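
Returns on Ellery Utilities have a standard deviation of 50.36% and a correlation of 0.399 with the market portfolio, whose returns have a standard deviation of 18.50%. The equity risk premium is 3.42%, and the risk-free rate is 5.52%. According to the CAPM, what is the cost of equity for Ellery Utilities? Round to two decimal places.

β = ρ × σ_i / σ_m = 0.399 × 50.36% / 18.50% = 1.0861
E(R) = 5.52% + 1.0861 × 3.42% = 9.23%

9.23%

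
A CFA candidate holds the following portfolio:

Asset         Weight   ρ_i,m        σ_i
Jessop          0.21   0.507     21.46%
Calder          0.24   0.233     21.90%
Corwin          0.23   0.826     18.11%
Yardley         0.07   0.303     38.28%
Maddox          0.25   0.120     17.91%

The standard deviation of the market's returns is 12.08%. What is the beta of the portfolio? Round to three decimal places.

β_Jessop = 0.507 × 21.46% / 12.08% = 0.9007
β_Calder = 0.233 × 21.90% / 12.08% = 0.4224
β_Corwin = 0.826 × 18.11% / 12.08% = 1.2383
β_Yardley = 0.303 × 38.28% / 12.08% = 0.9602
β_Maddox = 0.120 × 17.91% / 12.08% = 0.1779
β_P = Σ w_i β_i = 0.21×0.9007 + 0.24×0.4224 + 0.23×1.2383 + 0.07×0.9602 + 0.25×0.1779 = 0.6870

0.687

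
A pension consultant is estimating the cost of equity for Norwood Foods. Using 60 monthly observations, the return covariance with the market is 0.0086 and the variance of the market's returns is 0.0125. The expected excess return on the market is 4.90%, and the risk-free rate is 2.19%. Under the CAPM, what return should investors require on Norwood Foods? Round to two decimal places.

β = Cov(R_i, R_m) / Var(R_m) = 0.0086 / 0.0125 = 0.6880
E(R) = R_f + β × MRP = 2.19% + 0.6880 × 4.90% = 5.56%

5.56%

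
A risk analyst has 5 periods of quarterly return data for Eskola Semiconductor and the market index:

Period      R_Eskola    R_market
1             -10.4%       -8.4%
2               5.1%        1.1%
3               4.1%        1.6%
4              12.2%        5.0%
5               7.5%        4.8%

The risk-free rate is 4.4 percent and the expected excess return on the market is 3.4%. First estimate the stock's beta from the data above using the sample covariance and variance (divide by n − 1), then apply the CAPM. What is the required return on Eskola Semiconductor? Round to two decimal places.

9.58%

Mean R_i = (-10.4 + 5.1 + 4.1 + 12.2 + 7.5) / 5 = 3.7000%
Mean R_m = (-8.4 + 1.1 + 1.6 + 5.0 + 4.8) / 5 = 0.8200%
Σ(R_i − R̄_i)(R_m − R̄_m) = 181.3600  ⇒  Cov = 181.3600 / 4 = 45.3400
Σ(R_m − R̄_m)² = 119.0080  ⇒  Var(R_m) = 119.0080 / 4 = 29.7520
β = Cov / Var(R_m) = 45.3400 / 29.7520 = 1.5239
E(R) = R_f + β × MRP = 4.4% + 1.5239 × 3.4% = 9.58%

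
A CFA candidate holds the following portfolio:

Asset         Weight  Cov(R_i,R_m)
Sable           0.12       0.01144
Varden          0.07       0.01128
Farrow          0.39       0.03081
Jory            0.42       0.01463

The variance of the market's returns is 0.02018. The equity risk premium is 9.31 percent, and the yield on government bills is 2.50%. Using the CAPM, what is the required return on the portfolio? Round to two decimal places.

β_Sable = 0.01144 / 0.02018 = 0.5669
β_Varden = 0.01128 / 0.02018 = 0.5590
β_Farrow = 0.03081 / 0.02018 = 1.5268
β_Jory = 0.01463 / 0.02018 = 0.7250
β_P = Σ w_i β_i = 0.12×0.5669 + 0.07×0.5590 + 0.39×1.5268 + 0.42×0.7250 = 1.0071
E(R_P) = R_f + β_P × MRP = 2.50% + 1.0071 × 9.31% = 11.88%

11.88%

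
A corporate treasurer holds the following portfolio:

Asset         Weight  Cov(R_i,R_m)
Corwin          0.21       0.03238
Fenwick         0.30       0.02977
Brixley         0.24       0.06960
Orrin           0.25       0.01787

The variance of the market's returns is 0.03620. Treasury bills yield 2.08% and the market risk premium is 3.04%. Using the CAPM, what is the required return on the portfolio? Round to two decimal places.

β_Corwin = 0.03238 / 0.03620 = 0.8945
β_Fenwick = 0.02977 / 0.03620 = 0.8224
β_Brixley = 0.06960 / 0.03620 = 1.9227
β_Orrin = 0.01787 / 0.03620 = 0.4936
β_P = Σ w_i β_i = 0.21×0.8945 + 0.30×0.8224 + 0.24×1.9227 + 0.25×0.4936 = 1.0194
E(R_P) = R_f + β_P × MRP = 2.08% + 1.0194 × 3.04% = 5.18%

5.18%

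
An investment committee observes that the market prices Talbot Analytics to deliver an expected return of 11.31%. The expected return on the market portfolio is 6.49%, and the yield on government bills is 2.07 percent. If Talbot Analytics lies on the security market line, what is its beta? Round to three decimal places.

MRP = 6.49% − 2.07% = 4.42%
β = (E(R) − R_f) / MRP = (11.31% − 2.07%) / 4.42% = 9.24% / 4.42% = 2.090

2.090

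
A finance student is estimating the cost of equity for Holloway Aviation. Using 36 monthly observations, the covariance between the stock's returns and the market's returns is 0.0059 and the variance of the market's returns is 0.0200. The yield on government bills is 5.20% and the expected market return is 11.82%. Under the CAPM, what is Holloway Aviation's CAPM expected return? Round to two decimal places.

7.15%

β = Cov(R_i, R_m) / Var(R_m) = 0.0059 / 0.0200 = 0.2950
MRP = 11.82% − 5.20% = 6.62%
E(R) = R_f + β × MRP = 5.20% + 0.2950 × 6.62% = 7.15%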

● ● ●

» **TASK REQUIREMENTS**:
Reproduce the whole listing, exactly.

» **EXERCISE OUTPUT**:
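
Returns on Ellery Utilities have a standard deviation of 50.36% and a correlation of 0.399 with the market portfolio, whose returns have a standard deviation of 18.50%. The equity risk premium is 3.42%, and the risk-free rate is 5.52%. According to the CAPM, what is the cost of equity for Ellery Utilities? Round to two decimal places.

β = ρ × σ_i / σ_m = 0.399 × 50.36% / 18.50% = 1.0861
E(R) = 5.52% + 1.0861 × 3.42% = 9.23%

9.23%

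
A CFA candidate holds the following portfolio:

Asset         Weight   ρ_i,m        σ_i
Jessop          0.21   0.507     21.46%
Calder          0.24   0.233     21.90%
Corwin          0.23   0.826     18.11%
Yardley         0.07   0.303     38.28%
Maddox          0.25   0.120     17.91%

The standard deviation of the market's returns is 12.08%. What is the beta of the portfolio? Round to three decimal places.

β_Jessop = 0.507 × 21.46% / 12.08% = 0.9007
β_Calder = 0.233 × 21.90% / 12.08% = 0.4224
β_Corwin = 0.826 × 18.11% / 12.08% = 1.2383
β_Yardley = 0.303 × 38.28% / 12.08% = 0.9602
β_Maddox = 0.120 × 17.91% / 12.08% = 0.1779
β_P = Σ w_i β_i = 0.21×0.9007 + 0.24×0.4224 + 0.23×1.2383 + 0.07×0.9602 + 0.25×0.1779 = 0.6870

0.687

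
A pension consultant is estimating the cost of equity for Norwood Foods. Using 60 monthly observations, the return covariance with the market is 0.0086 and the variance of the market's returns is 0.0125. The expected excess return on the market is 4.90%, and the risk-free rate is 2.19%. Under the CAPM, what return should investors require on Norwood Foods? Round to two decimal places.

β = Cov(R_i, R_m) / Var(R_m) = 0.0086 / 0.0125 = 0.6880
E(R) = R_f + β × MRP = 2.19% + 0.6880 × 4.90% = 5.56%

5.56%

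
A risk analyst has 5 periods of quarterly return data for Eskola Semiconductor and the market index:

Period      R_Eskola    R_market
1             -10.4%       -8.4%
2               5.1%        1.1%
3               4.1%        1.6%
4              12.2%        5.0%
5               7.5%        4.8%

The risk-free rate is 4.4 percent and the expected excess return on the market is 3.4%. First estimate the stock's beta from the data above using the sample covariance and variance (divide by n − 1), then apply the CAPM. What is the required return on Eskola Semiconductor? Round to two decimal places.

9.58%

Mean R_i = (-10.4 + 5.1 + 4.1 + 12.2 + 7.5) / 5 = 3.7000%
Mean R_m = (-8.4 + 1.1 + 1.6 + 5.0 + 4.8) / 5 = 0.8200%
Σ(R_i − R̄_i)(R_m − R̄_m) = 181.3600  ⇒  Cov = 181.3600 / 4 = 45.3400
Σ(R_m − R̄_m)² = 119.0080  ⇒  Var(R_m) = 119.0080 / 4 = 29.7520
β = Cov / Var(R_m) = 45.3400 / 29.7520 = 1.5239
E(R) = R_f + β × MRP = 4.4% + 1.5239 × 3.4% = 9.58%

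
A CFA candidate holds the following portfolio:

Asset         Weight  Cov(R_i,R_m)
Sable           0.12       0.01144
Varden          0.07       0.01128
Farrow          0.39       0.03081
Jory            0.42       0.01463

The variance of the market's returns is 0.02018. The equity risk premium is 9.31 percent, and the yield on government bills is 2.50%. Using the CAPM, what is the required return on the portfolio? Round to two decimal places.

β_Sable = 0.01144 / 0.02018 = 0.5669
β_Varden = 0.01128 / 0.02018 = 0.5590
β_Farrow = 0.03081 / 0.02018 = 1.5268
β_Jory = 0.01463 / 0.02018 = 0.7250
β_P = Σ w_i β_i = 0.12×0.5669 + 0.07×0.5590 + 0.39×1.5268 + 0.42×0.7250 = 1.0071
E(R_P) = R_f + β_P × MRP = 2.50% + 1.0071 × 9.31% = 11.88%

11.88%

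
A corporate treasurer holds the following portfolio:

Asset         Weight  Cov(R_i,R_m)
Corwin          0.21       0.03238
Fenwick         0.30       0.02977
Brixley         0.24       0.06960
Orrin           0.25       0.01787

The variance of the market's returns is 0.03620. Treasury bills yield 2.08% and the market risk premium is 3.04%. Using the CAPM, what is the required return on the portfolio? Round to two decimal places.

β_Corwin = 0.03238 / 0.03620 = 0.8945
β_Fenwick = 0.02977 / 0.03620 = 0.8224
β_Brixley = 0.06960 / 0.03620 = 1.9227
β_Orrin = 0.01787 / 0.03620 = 0.4936
β_P = Σ w_i β_i = 0.21×0.8945 + 0.30×0.8224 + 0.24×1.9227 + 0.25×0.4936 = 1.0194
E(R_P) = R_f + β_P × MRP = 2.08% + 1.0194 × 3.04% = 5.18%

5.18%

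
An investment committee observes that the market prices Talbot Analytics to deliver an expected return of 11.31%. The expected return on the market portfolio is 6.49%, and the yield on government bills is 2.07 percent. If Talbot Analytics lies on the security market line, what is its beta? Round to three decimal places.

MRP = 6.49% − 2.07% = 4.42%
β = (E(R) − R_f) / MRP = (11.31% − 2.07%) / 4.42% = 9.24% / 4.42% = 2.090

2.090

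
A finance student is estimating the cost of equity for Holloway Aviation. Using 36 monthly observations, the covariance between the stock's returns and the market's returns is 0.0059 and the variance of the market's returns is 0.0200. The yield on government bills is 5.20% and the expected market return is 11.82%. Under the CAPM, what is Holloway Aviation's CAPM expected return? Round to two decimal places.

7.15%

β = Cov(R_i, R_m) / Var(R_m) = 0.0059 / 0.0200 = 0.2950
MRP = 11.82% − 5.20% = 6.62%
E(R) = R_f + β × MRP = 5.20% + 0.2950 × 6.62% = 7.15%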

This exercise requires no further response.